(Records from a data source)
········
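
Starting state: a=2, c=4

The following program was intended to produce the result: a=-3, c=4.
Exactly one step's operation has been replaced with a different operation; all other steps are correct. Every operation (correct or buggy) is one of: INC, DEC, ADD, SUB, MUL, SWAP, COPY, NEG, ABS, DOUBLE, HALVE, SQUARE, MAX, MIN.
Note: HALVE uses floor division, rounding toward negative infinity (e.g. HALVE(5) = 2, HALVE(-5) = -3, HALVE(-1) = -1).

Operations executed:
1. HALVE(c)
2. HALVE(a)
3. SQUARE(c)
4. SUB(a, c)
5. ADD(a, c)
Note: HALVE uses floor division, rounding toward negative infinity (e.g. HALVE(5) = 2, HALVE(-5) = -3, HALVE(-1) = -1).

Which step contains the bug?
Step 5

Trace with buggy code:
Initial: a=2, c=4
After step 1: a=2, c=2
After step 2: a=1, c=2
After step 3: a=1, c=4
After step 4: a=-3, c=4
After step 5: a=1, c=4
Actual final a=1, c=4 ≠ expected a=-3, c=4.
Step 5 is the only position where a single-operation replacement can produce the expected result.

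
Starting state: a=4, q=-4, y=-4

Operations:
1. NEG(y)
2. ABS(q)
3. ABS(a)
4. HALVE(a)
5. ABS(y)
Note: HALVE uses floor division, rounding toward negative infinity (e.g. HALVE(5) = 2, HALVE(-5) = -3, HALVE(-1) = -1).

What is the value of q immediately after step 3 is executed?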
········
### The task
Each entry above is to be written out exactly.

### Result
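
Starting state: a=2, c=4

The following program was intended to produce the result: a=-3, c=4.
Exactly one step's operation has been replaced with a different operation; all other steps are correct. Every operation (correct or buggy) is one of: INC, DEC, ADD, SUB, MUL, SWAP, COPY, NEG, ABS, DOUBLE, HALVE, SQUARE, MAX, MIN.
Note: HALVE uses floor division, rounding toward negative infinity (e.g. HALVE(5) = 2, HALVE(-5) = -3, HALVE(-1) = -1).

Operations executed:
1. HALVE(c)
2. HALVE(a)
3. SQUARE(c)
4. SUB(a, c)
5. ADD(a, c)
Note: HALVE uses floor division, rounding toward negative infinity (e.g. HALVE(5) = 2, HALVE(-5) = -3, HALVE(-1) = -1).

Which step contains the bug?
Step 5

Trace with buggy code:
Initial: a=2, c=4
After step 1: a=2, c=2
After step 2: a=1, c=2
After step 3: a=1, c=4
After step 4: a=-3, c=4
After step 5: a=1, c=4
Actual final a=1, c=4 ≠ expected a=-3, c=4.
Step 5 is the only position where a single-operation replacement can produce the expected result.

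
Starting state: a=4, q=-4, y=-4

Operations:
1. NEG(y)
2. ABS(q)
3. ABS(a)
4. HALVE(a)
5. ABS(y)
Note: HALVE uses floor division, rounding toward negative infinity (e.g. HALVE(5) = 2, HALVE(-5) = -3, HALVE(-1) = -1).

What is the value of q immediately after step 3 is executed?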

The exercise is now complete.